* EXCERPTED DATA *
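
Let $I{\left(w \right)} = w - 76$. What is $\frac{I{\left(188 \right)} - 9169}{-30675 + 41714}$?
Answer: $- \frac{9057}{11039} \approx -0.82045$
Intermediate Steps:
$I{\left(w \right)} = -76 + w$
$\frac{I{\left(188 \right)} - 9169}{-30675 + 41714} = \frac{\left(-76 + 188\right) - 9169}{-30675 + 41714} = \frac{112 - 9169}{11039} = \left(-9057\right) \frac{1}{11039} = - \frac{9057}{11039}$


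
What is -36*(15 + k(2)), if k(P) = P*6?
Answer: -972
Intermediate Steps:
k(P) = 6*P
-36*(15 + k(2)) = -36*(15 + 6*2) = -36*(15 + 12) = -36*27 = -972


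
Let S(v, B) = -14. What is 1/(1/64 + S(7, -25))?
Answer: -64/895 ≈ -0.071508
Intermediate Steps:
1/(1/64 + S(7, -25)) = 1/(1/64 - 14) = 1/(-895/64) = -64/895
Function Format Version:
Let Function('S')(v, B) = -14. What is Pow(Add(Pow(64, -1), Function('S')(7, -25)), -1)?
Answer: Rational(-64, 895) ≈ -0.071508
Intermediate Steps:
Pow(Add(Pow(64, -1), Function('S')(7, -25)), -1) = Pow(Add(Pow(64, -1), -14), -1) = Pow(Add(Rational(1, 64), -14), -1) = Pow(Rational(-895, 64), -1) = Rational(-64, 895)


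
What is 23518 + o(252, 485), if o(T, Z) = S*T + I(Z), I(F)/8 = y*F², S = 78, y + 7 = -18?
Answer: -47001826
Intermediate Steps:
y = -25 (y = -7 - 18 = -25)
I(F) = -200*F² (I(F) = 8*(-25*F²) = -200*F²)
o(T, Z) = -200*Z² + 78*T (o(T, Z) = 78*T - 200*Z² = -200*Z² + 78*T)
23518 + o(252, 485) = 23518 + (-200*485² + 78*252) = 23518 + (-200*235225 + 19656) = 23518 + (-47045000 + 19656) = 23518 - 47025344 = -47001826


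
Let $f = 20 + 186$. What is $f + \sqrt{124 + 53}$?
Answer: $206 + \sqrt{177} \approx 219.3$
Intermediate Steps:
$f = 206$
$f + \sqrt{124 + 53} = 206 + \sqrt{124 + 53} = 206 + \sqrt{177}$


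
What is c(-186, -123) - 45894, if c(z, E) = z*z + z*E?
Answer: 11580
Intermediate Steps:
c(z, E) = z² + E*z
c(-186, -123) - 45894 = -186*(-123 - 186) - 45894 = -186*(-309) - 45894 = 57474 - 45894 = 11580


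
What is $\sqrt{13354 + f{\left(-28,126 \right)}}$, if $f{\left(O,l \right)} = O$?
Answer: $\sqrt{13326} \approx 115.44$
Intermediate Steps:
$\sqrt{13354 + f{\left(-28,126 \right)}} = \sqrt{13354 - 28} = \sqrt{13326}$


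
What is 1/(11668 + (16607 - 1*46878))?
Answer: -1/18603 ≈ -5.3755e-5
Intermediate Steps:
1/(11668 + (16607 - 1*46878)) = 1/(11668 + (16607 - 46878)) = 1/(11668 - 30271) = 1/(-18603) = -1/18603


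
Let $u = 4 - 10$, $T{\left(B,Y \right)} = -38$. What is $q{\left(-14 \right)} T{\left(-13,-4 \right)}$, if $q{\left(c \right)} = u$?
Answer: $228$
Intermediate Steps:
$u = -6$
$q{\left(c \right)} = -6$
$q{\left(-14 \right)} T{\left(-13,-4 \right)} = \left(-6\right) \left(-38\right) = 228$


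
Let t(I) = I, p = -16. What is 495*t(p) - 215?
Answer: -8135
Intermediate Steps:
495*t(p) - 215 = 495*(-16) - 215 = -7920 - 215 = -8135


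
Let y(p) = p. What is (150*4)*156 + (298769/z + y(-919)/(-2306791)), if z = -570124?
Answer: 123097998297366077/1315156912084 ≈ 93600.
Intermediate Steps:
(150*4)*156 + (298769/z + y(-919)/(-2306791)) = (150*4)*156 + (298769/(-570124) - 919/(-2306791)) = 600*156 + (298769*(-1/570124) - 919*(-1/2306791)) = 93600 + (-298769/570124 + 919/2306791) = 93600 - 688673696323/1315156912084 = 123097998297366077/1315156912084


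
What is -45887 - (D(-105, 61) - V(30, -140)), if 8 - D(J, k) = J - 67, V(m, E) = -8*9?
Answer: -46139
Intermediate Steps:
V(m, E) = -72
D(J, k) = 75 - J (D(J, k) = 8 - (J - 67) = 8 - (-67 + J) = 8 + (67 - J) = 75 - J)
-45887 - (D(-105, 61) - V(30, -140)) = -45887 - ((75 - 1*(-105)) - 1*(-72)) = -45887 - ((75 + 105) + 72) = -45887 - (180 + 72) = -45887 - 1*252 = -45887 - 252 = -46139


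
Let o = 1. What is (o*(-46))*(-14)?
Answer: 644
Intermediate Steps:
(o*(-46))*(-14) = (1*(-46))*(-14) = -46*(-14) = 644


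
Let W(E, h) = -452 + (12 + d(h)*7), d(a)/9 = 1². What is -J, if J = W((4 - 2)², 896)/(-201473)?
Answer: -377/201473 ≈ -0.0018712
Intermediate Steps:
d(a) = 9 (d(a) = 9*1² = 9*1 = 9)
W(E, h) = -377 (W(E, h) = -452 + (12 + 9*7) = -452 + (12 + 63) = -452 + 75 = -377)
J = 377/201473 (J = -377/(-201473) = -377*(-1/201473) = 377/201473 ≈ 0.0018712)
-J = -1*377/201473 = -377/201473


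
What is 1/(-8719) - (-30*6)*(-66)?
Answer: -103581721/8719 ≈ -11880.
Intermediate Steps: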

* ABOUT THIS TASK *
Without changing a word, print all of the entries above.

* ANSWER SPACE *
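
Let $I{\left(w \right)} = w - 76$. What is $\frac{I{\left(188 \right)} - 9169}{-30675 + 41714}$?
Answer: $- \frac{9057}{11039} \approx -0.82045$
Intermediate Steps:
$I{\left(w \right)} = -76 + w$
$\frac{I{\left(188 \right)} - 9169}{-30675 + 41714} = \frac{\left(-76 + 188\right) - 9169}{-30675 + 41714} = \frac{112 - 9169}{11039} = \left(-9057\right) \frac{1}{11039} = - \frac{9057}{11039}$


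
What is -36*(15 + k(2)), if k(P) = P*6?
Answer: -972
Intermediate Steps:
k(P) = 6*P
-36*(15 + k(2)) = -36*(15 + 6*2) = -36*(15 + 12) = -36*27 = -972


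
Let S(v, B) = -14. What is 1/(1/64 + S(7, -25))?
Answer: -64/895 ≈ -0.071508
Intermediate Steps:
1/(1/64 + S(7, -25)) = 1/(1/64 - 14) = 1/(-895/64) = -64/895
Function Format Version:
Let Function('S')(v, B) = -14. What is Pow(Add(Pow(64, -1), Function('S')(7, -25)), -1)?
Answer: Rational(-64, 895) ≈ -0.071508
Intermediate Steps:
Pow(Add(Pow(64, -1), Function('S')(7, -25)), -1) = Pow(Add(Pow(64, -1), -14), -1) = Pow(Add(Rational(1, 64), -14), -1) = Pow(Rational(-895, 64), -1) = Rational(-64, 895)


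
What is 23518 + o(252, 485), if o(T, Z) = S*T + I(Z), I(F)/8 = y*F², S = 78, y + 7 = -18?
Answer: -47001826
Intermediate Steps:
y = -25 (y = -7 - 18 = -25)
I(F) = -200*F² (I(F) = 8*(-25*F²) = -200*F²)
o(T, Z) = -200*Z² + 78*T (o(T, Z) = 78*T - 200*Z² = -200*Z² + 78*T)
23518 + o(252, 485) = 23518 + (-200*485² + 78*252) = 23518 + (-200*235225 + 19656) = 23518 + (-47045000 + 19656) = 23518 - 47025344 = -47001826


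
Let $f = 20 + 186$. What is $f + \sqrt{124 + 53}$?
Answer: $206 + \sqrt{177} \approx 219.3$
Intermediate Steps:
$f = 206$
$f + \sqrt{124 + 53} = 206 + \sqrt{124 + 53} = 206 + \sqrt{177}$


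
What is c(-186, -123) - 45894, if c(z, E) = z*z + z*E?
Answer: 11580
Intermediate Steps:
c(z, E) = z² + E*z
c(-186, -123) - 45894 = -186*(-123 - 186) - 45894 = -186*(-309) - 45894 = 57474 - 45894 = 11580


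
What is $\sqrt{13354 + f{\left(-28,126 \right)}}$, if $f{\left(O,l \right)} = O$?
Answer: $\sqrt{13326} \approx 115.44$
Intermediate Steps:
$\sqrt{13354 + f{\left(-28,126 \right)}} = \sqrt{13354 - 28} = \sqrt{13326}$


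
What is 1/(11668 + (16607 - 1*46878))?
Answer: -1/18603 ≈ -5.3755e-5
Intermediate Steps:
1/(11668 + (16607 - 1*46878)) = 1/(11668 + (16607 - 46878)) = 1/(11668 - 30271) = 1/(-18603) = -1/18603


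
Let $u = 4 - 10$, $T{\left(B,Y \right)} = -38$. What is $q{\left(-14 \right)} T{\left(-13,-4 \right)}$, if $q{\left(c \right)} = u$?
Answer: $228$
Intermediate Steps:
$u = -6$
$q{\left(c \right)} = -6$
$q{\left(-14 \right)} T{\left(-13,-4 \right)} = \left(-6\right) \left(-38\right) = 228$


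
Let t(I) = I, p = -16. What is 495*t(p) - 215?
Answer: -8135
Intermediate Steps:
495*t(p) - 215 = 495*(-16) - 215 = -7920 - 215 = -8135


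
Let y(p) = p. What is (150*4)*156 + (298769/z + y(-919)/(-2306791)), if z = -570124?
Answer: 123097998297366077/1315156912084 ≈ 93600.
Intermediate Steps:
(150*4)*156 + (298769/z + y(-919)/(-2306791)) = (150*4)*156 + (298769/(-570124) - 919/(-2306791)) = 600*156 + (298769*(-1/570124) - 919*(-1/2306791)) = 93600 + (-298769/570124 + 919/2306791) = 93600 - 688673696323/1315156912084 = 123097998297366077/1315156912084


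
What is -45887 - (D(-105, 61) - V(30, -140)), if 8 - D(J, k) = J - 67, V(m, E) = -8*9?
Answer: -46139
Intermediate Steps:
V(m, E) = -72
D(J, k) = 75 - J (D(J, k) = 8 - (J - 67) = 8 - (-67 + J) = 8 + (67 - J) = 75 - J)
-45887 - (D(-105, 61) - V(30, -140)) = -45887 - ((75 - 1*(-105)) - 1*(-72)) = -45887 - ((75 + 105) + 72) = -45887 - (180 + 72) = -45887 - 1*252 = -45887 - 252 = -46139


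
Let o = 1. What is (o*(-46))*(-14)?
Answer: 644
Intermediate Steps:
(o*(-46))*(-14) = (1*(-46))*(-14) = -46*(-14) = 644


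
Let W(E, h) = -452 + (12 + d(h)*7), d(a)/9 = 1². What is -J, if J = W((4 - 2)², 896)/(-201473)?
Answer: -377/201473 ≈ -0.0018712
Intermediate Steps:
d(a) = 9 (d(a) = 9*1² = 9*1 = 9)
W(E, h) = -377 (W(E, h) = -452 + (12 + 9*7) = -452 + (12 + 63) = -452 + 75 = -377)
J = 377/201473 (J = -377/(-201473) = -377*(-1/201473) = 377/201473 ≈ 0.0018712)
-J = -1*377/201473 = -377/201473


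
What is 1/(-8719) - (-30*6)*(-66)?
Answer: -103581721/8719 ≈ -11880.
Intermediate Steps: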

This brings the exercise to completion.